- **TASK ITEM**: Locate the line bearing "(b) the operator" in the material below, then reproduce it and each following line up to and including the line bearing "(e) Paragraph (a)".

- **TASK INPUT**:
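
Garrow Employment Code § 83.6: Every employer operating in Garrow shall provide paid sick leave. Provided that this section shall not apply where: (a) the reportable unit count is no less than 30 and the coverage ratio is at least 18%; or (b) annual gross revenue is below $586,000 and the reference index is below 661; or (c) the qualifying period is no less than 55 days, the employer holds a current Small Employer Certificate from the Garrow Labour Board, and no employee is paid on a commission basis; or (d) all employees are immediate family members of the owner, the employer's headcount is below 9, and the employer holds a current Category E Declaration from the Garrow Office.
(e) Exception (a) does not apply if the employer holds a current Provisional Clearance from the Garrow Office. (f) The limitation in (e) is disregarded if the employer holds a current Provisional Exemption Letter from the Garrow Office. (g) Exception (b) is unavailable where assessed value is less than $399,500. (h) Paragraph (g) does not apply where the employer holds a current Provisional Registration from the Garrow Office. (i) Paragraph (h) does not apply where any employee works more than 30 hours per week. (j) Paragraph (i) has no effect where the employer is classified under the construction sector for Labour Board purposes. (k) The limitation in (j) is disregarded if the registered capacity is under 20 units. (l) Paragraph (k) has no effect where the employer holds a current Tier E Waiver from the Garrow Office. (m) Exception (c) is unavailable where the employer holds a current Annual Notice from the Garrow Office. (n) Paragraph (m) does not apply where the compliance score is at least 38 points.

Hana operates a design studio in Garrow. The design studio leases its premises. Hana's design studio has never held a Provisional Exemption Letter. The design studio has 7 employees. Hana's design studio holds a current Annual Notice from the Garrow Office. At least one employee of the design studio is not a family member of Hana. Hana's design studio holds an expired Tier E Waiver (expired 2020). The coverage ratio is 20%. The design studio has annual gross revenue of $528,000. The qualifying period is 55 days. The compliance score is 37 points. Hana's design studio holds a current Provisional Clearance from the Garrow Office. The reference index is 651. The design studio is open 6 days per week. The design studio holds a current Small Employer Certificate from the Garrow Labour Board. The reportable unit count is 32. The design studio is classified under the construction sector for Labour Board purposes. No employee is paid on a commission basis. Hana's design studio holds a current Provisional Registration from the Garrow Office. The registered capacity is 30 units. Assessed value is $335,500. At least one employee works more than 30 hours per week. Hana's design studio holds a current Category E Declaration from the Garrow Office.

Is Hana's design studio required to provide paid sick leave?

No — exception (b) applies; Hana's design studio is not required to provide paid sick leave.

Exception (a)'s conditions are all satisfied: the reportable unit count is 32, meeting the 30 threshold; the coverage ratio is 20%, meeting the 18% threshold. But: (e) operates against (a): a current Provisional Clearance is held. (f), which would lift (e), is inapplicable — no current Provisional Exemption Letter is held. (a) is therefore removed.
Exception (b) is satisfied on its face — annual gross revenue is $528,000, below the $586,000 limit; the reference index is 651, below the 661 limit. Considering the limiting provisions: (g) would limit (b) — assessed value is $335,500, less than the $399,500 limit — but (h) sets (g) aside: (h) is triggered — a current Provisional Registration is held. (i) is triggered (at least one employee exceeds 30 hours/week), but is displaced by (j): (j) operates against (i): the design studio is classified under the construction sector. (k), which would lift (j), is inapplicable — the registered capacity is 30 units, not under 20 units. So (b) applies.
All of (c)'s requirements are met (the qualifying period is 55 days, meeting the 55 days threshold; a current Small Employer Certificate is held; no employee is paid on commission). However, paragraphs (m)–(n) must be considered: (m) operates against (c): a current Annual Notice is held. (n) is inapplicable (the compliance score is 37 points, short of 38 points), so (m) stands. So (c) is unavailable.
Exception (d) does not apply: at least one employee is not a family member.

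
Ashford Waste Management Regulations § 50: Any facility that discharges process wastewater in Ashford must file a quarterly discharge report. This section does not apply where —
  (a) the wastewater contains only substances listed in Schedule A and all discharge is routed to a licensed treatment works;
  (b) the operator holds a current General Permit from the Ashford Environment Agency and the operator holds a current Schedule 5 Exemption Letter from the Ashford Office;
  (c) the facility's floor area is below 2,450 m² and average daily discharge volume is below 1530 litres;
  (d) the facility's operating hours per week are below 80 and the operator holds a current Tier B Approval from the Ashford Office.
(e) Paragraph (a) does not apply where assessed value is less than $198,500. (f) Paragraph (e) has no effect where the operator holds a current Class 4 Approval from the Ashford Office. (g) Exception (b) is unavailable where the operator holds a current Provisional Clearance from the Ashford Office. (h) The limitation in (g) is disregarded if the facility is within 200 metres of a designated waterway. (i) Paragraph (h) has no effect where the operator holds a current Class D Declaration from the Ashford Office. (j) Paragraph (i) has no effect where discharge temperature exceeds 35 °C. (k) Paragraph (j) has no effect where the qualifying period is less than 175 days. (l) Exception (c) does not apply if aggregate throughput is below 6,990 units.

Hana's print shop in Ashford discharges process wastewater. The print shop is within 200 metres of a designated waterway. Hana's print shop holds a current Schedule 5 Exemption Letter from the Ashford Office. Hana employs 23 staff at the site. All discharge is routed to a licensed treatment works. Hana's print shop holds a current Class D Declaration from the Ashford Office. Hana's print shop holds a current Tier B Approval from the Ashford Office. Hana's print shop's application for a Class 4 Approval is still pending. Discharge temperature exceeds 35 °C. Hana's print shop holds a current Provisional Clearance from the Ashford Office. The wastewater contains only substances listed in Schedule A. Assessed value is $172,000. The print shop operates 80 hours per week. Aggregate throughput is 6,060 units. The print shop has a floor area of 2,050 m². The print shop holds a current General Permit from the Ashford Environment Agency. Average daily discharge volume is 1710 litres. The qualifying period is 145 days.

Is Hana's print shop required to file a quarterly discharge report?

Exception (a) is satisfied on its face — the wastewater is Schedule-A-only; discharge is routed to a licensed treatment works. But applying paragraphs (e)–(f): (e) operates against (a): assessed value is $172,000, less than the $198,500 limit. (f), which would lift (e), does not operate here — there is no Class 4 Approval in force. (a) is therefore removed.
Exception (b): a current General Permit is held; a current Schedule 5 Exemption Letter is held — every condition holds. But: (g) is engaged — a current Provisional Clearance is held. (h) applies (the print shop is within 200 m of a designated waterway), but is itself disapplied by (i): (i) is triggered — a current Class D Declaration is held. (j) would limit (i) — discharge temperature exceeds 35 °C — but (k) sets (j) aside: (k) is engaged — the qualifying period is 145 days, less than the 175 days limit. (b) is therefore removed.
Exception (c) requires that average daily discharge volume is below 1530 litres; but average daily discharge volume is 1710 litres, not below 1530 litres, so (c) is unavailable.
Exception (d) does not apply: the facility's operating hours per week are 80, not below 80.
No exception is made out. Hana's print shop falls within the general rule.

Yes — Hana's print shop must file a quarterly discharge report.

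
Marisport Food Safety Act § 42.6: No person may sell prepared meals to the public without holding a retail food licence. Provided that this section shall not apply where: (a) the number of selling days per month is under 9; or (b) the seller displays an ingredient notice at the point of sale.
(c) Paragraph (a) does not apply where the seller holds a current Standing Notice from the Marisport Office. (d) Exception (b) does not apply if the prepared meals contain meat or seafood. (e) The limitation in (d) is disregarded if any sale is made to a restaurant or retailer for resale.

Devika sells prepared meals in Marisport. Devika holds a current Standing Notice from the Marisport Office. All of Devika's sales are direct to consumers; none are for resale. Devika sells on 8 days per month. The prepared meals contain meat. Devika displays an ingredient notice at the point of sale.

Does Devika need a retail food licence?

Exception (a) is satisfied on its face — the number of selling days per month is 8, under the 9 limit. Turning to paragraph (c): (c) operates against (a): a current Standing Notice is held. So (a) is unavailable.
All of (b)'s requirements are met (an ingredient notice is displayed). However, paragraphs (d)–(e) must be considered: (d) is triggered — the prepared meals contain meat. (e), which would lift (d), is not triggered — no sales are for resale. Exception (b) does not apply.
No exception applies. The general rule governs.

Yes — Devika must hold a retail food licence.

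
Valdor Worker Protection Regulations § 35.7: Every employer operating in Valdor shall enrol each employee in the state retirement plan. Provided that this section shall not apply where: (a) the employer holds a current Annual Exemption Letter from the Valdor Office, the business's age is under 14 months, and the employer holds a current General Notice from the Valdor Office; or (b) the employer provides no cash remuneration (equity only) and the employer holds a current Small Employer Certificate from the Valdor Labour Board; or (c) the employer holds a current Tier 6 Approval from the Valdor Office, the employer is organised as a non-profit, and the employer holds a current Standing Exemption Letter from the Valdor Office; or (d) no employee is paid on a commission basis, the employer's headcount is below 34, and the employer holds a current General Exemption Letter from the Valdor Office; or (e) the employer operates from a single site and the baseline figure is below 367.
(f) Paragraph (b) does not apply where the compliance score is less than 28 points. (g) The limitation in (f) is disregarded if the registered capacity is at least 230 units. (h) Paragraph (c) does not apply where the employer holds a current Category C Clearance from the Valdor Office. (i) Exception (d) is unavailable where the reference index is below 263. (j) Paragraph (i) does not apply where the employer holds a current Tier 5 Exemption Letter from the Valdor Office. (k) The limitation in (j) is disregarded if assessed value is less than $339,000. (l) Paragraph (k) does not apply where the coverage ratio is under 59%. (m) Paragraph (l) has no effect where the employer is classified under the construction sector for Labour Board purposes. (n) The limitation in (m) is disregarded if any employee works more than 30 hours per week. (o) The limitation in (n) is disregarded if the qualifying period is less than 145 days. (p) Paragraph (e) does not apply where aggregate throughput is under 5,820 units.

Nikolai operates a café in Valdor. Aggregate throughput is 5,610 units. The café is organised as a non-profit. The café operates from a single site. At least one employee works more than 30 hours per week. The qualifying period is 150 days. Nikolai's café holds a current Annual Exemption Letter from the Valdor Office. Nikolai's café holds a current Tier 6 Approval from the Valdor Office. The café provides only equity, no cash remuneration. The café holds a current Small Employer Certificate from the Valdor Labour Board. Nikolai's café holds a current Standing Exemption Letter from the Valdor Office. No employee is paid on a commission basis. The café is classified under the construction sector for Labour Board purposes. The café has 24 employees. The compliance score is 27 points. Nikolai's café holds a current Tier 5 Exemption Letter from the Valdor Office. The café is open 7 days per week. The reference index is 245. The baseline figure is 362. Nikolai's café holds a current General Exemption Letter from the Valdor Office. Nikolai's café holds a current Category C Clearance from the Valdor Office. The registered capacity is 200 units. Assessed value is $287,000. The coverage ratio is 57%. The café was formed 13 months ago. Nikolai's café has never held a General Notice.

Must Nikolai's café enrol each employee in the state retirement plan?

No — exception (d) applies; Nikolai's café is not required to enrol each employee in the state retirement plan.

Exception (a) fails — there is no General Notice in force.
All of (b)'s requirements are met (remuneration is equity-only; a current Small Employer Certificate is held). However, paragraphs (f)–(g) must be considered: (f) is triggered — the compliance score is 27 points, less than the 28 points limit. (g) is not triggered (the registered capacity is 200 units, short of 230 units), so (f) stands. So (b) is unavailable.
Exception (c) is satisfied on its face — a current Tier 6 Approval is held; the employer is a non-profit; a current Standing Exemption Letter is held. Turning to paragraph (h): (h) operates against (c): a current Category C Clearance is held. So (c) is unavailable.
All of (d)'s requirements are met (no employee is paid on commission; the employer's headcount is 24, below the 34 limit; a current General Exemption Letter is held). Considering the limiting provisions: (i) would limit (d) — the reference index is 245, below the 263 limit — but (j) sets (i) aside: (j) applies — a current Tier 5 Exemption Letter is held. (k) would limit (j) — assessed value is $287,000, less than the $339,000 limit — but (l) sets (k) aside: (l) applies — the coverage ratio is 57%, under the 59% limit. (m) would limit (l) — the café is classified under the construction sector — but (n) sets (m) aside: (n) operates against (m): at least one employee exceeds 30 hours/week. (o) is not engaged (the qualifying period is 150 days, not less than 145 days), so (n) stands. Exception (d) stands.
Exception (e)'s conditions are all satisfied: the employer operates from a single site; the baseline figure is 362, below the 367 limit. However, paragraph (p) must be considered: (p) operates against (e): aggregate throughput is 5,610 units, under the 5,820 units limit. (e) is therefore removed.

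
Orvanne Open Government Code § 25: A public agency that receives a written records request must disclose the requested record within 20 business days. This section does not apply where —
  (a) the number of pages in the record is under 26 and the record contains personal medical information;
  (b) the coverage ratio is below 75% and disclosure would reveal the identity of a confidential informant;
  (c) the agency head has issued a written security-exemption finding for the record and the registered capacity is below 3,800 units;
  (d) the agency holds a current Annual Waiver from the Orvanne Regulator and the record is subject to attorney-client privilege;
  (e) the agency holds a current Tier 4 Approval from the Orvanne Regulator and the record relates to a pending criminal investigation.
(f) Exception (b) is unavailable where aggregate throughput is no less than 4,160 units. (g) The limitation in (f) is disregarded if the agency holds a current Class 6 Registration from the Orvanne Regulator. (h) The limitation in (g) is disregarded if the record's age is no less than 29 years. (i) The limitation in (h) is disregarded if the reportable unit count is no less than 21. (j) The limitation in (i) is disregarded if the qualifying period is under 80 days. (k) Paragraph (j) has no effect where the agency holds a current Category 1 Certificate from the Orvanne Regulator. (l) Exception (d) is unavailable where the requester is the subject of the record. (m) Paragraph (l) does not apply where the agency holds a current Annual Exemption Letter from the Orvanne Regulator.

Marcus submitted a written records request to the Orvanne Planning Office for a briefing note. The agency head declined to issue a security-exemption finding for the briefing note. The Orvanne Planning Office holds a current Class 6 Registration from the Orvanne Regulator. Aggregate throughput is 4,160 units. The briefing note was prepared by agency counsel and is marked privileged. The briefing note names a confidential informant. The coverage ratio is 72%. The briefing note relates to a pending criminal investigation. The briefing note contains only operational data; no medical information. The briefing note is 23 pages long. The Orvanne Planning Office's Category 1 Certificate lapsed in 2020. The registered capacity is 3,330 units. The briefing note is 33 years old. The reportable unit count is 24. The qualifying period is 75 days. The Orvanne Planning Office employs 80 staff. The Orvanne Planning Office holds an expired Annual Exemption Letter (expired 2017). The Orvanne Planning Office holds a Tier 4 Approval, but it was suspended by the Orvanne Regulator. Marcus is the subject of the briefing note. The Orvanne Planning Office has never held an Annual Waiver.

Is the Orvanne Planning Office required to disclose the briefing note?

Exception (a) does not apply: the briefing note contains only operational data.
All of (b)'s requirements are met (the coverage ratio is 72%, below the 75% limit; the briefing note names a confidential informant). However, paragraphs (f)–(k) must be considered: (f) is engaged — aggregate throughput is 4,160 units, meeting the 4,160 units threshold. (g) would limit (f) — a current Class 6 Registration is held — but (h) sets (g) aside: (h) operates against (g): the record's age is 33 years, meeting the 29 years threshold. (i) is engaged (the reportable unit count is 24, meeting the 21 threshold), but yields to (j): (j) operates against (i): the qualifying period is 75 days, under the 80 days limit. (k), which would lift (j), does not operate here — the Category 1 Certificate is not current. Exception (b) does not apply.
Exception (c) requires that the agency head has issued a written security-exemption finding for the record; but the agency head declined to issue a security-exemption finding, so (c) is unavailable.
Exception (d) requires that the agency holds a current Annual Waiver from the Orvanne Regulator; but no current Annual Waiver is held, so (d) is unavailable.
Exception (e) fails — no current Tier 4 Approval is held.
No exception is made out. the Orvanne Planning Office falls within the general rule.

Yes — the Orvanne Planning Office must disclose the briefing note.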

- **TASK OUTPUT**:
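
  (b) the operator holds a current General Permit from the Ashford Environment Agency and the operator holds a current Schedule 5 Exemption Letter from the Ashford Office;
  (c) the facility's floor area is below 2,450 m² and average daily discharge volume is below 1530 litres;
  (d) the facility's operating hours per week are below 80 and the operator holds a current Tier B Approval from the Ashford Office.
(e) Paragraph (a) does not apply where assessed value is less than $198,500. (f) Paragraph (e) has no effect where the operator holds a current Class 4 Approval from the Ashford Office. (g) Exception (b) is unavailable where the operator holds a current Provisional Clearance from the Ashford Office. (h) The limitation in (g) is disregarded if the facility is within 200 metres of a designated waterway. (i) Paragraph (h) has no effect where the operator holds a current Class D Declaration from the Ashford Office. (j) Paragraph (i) has no effect where discharge temperature exceeds 35 °C. (k) Paragraph (j) has no effect where the qualifying period is less than 175 days. (l) Exception (c) does not apply if aggregate throughput is below 6,990 units.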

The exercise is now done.